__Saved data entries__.
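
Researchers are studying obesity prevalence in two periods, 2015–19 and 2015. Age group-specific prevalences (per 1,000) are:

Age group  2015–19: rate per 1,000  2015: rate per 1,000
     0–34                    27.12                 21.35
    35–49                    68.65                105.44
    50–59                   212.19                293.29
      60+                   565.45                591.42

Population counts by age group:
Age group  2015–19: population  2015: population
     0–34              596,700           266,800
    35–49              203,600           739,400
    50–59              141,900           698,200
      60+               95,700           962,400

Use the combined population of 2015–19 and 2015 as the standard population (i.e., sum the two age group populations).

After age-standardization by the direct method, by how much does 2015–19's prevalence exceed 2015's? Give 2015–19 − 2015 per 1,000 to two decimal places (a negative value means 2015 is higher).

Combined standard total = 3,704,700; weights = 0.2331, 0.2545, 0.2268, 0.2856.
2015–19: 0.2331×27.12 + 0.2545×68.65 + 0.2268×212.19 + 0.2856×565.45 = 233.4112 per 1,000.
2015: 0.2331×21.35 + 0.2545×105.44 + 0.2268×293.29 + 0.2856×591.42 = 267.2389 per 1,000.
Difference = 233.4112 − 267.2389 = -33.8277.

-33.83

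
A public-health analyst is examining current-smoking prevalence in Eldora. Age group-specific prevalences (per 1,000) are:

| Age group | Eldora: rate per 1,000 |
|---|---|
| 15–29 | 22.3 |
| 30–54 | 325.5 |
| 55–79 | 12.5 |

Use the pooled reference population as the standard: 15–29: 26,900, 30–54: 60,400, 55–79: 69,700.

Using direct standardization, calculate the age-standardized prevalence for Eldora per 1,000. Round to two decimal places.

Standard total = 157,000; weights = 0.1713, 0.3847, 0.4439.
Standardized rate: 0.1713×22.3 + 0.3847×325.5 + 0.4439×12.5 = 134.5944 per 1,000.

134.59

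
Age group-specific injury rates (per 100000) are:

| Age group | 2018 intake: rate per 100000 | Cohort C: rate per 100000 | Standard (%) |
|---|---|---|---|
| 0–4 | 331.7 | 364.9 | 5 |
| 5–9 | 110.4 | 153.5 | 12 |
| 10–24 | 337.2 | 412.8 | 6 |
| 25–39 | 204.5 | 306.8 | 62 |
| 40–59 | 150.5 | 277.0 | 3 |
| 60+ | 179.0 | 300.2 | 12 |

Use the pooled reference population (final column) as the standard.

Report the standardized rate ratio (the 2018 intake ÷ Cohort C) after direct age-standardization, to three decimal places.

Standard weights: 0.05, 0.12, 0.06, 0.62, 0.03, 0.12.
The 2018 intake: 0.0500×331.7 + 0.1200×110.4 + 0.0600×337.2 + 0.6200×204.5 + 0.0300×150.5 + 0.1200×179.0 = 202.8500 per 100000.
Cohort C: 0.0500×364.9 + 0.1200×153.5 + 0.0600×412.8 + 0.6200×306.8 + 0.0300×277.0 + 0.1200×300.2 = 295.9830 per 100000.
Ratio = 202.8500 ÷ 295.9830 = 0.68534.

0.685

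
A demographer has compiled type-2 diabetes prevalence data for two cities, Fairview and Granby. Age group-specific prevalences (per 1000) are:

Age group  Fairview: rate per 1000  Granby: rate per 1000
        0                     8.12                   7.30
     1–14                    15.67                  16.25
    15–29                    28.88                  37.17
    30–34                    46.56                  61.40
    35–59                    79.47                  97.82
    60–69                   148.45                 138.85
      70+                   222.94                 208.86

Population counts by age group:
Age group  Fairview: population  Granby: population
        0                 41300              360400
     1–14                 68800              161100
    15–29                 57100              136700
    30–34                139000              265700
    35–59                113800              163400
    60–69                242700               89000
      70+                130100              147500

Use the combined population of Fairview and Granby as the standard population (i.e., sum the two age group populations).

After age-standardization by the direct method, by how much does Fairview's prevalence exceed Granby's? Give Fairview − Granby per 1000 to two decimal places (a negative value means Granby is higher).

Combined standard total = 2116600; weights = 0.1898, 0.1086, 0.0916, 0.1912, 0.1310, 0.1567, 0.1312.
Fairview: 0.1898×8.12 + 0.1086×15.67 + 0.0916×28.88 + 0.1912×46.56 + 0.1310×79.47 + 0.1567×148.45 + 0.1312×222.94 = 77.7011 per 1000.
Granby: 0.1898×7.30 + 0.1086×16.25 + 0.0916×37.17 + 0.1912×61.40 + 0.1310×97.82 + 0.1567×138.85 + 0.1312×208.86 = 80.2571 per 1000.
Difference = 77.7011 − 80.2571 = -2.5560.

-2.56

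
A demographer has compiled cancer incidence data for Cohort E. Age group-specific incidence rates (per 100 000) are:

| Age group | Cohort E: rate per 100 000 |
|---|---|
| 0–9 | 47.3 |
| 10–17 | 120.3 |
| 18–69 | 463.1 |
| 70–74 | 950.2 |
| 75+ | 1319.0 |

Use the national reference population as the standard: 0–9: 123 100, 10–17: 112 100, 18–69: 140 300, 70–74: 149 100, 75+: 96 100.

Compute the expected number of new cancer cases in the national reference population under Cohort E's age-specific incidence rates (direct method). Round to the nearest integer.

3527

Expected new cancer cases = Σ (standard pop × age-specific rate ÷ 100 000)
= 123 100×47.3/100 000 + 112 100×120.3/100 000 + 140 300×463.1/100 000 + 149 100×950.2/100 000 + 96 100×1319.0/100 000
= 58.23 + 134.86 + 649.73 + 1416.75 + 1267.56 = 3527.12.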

__EXERCISE GOAL__. Could you return every record above exactly as written?

__THE ANSWER__.
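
Researchers are studying obesity prevalence in two periods, 2015–19 and 2015. Age group-specific prevalences (per 1,000) are:

Age group  2015–19: rate per 1,000  2015: rate per 1,000
     0–34                    27.12                 21.35
    35–49                    68.65                105.44
    50–59                   212.19                293.29
      60+                   565.45                591.42

Population counts by age group:
Age group  2015–19: population  2015: population
     0–34              596,700           266,800
    35–49              203,600           739,400
    50–59              141,900           698,200
      60+               95,700           962,400

Use the combined population of 2015–19 and 2015 as the standard population (i.e., sum the two age group populations).

After age-standardization by the direct method, by how much does 2015–19's prevalence exceed 2015's? Give 2015–19 − 2015 per 1,000 to two decimal places (a negative value means 2015 is higher).

Combined standard total = 3,704,700; weights = 0.2331, 0.2545, 0.2268, 0.2856.
2015–19: 0.2331×27.12 + 0.2545×68.65 + 0.2268×212.19 + 0.2856×565.45 = 233.4112 per 1,000.
2015: 0.2331×21.35 + 0.2545×105.44 + 0.2268×293.29 + 0.2856×591.42 = 267.2389 per 1,000.
Difference = 233.4112 − 267.2389 = -33.8277.

-33.83

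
A public-health analyst is examining current-smoking prevalence in Eldora. Age group-specific prevalences (per 1,000) are:

| Age group | Eldora: rate per 1,000 |
|---|---|
| 15–29 | 22.3 |
| 30–54 | 325.5 |
| 55–79 | 12.5 |

Use the pooled reference population as the standard: 15–29: 26,900, 30–54: 60,400, 55–79: 69,700.

Using direct standardization, calculate the age-standardized prevalence for Eldora per 1,000. Round to two decimal places.

Standard total = 157,000; weights = 0.1713, 0.3847, 0.4439.
Standardized rate: 0.1713×22.3 + 0.3847×325.5 + 0.4439×12.5 = 134.5944 per 1,000.

134.59

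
Age group-specific injury rates (per 100000) are:

| Age group | 2018 intake: rate per 100000 | Cohort C: rate per 100000 | Standard (%) |
|---|---|---|---|
| 0–4 | 331.7 | 364.9 | 5 |
| 5–9 | 110.4 | 153.5 | 12 |
| 10–24 | 337.2 | 412.8 | 6 |
| 25–39 | 204.5 | 306.8 | 62 |
| 40–59 | 150.5 | 277.0 | 3 |
| 60+ | 179.0 | 300.2 | 12 |

Use the pooled reference population (final column) as the standard.

Report the standardized rate ratio (the 2018 intake ÷ Cohort C) after direct age-standardization, to three decimal places.

Standard weights: 0.05, 0.12, 0.06, 0.62, 0.03, 0.12.
The 2018 intake: 0.0500×331.7 + 0.1200×110.4 + 0.0600×337.2 + 0.6200×204.5 + 0.0300×150.5 + 0.1200×179.0 = 202.8500 per 100000.
Cohort C: 0.0500×364.9 + 0.1200×153.5 + 0.0600×412.8 + 0.6200×306.8 + 0.0300×277.0 + 0.1200×300.2 = 295.9830 per 100000.
Ratio = 202.8500 ÷ 295.9830 = 0.68534.

0.685

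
A demographer has compiled type-2 diabetes prevalence data for two cities, Fairview and Granby. Age group-specific prevalences (per 1000) are:

Age group  Fairview: rate per 1000  Granby: rate per 1000
        0                     8.12                   7.30
     1–14                    15.67                  16.25
    15–29                    28.88                  37.17
    30–34                    46.56                  61.40
    35–59                    79.47                  97.82
    60–69                   148.45                 138.85
      70+                   222.94                 208.86

Population counts by age group:
Age group  Fairview: population  Granby: population
        0                 41300              360400
     1–14                 68800              161100
    15–29                 57100              136700
    30–34                139000              265700
    35–59                113800              163400
    60–69                242700               89000
      70+                130100              147500

Use the combined population of Fairview and Granby as the standard population (i.e., sum the two age group populations).

After age-standardization by the direct method, by how much does Fairview's prevalence exceed Granby's? Give Fairview − Granby per 1000 to two decimal places (a negative value means Granby is higher).

Combined standard total = 2116600; weights = 0.1898, 0.1086, 0.0916, 0.1912, 0.1310, 0.1567, 0.1312.
Fairview: 0.1898×8.12 + 0.1086×15.67 + 0.0916×28.88 + 0.1912×46.56 + 0.1310×79.47 + 0.1567×148.45 + 0.1312×222.94 = 77.7011 per 1000.
Granby: 0.1898×7.30 + 0.1086×16.25 + 0.0916×37.17 + 0.1912×61.40 + 0.1310×97.82 + 0.1567×138.85 + 0.1312×208.86 = 80.2571 per 1000.
Difference = 77.7011 − 80.2571 = -2.5560.

-2.56

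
A demographer has compiled cancer incidence data for Cohort E. Age group-specific incidence rates (per 100 000) are:

| Age group | Cohort E: rate per 100 000 |
|---|---|
| 0–9 | 47.3 |
| 10–17 | 120.3 |
| 18–69 | 463.1 |
| 70–74 | 950.2 |
| 75+ | 1319.0 |

Use the national reference population as the standard: 0–9: 123 100, 10–17: 112 100, 18–69: 140 300, 70–74: 149 100, 75+: 96 100.

Compute the expected number of new cancer cases in the national reference population under Cohort E's age-specific incidence rates (direct method). Round to the nearest integer.

3527

Expected new cancer cases = Σ (standard pop × age-specific rate ÷ 100 000)
= 123 100×47.3/100 000 + 112 100×120.3/100 000 + 140 300×463.1/100 000 + 149 100×950.2/100 000 + 96 100×1319.0/100 000
= 58.23 + 134.86 + 649.73 + 1416.75 + 1267.56 = 3527.12.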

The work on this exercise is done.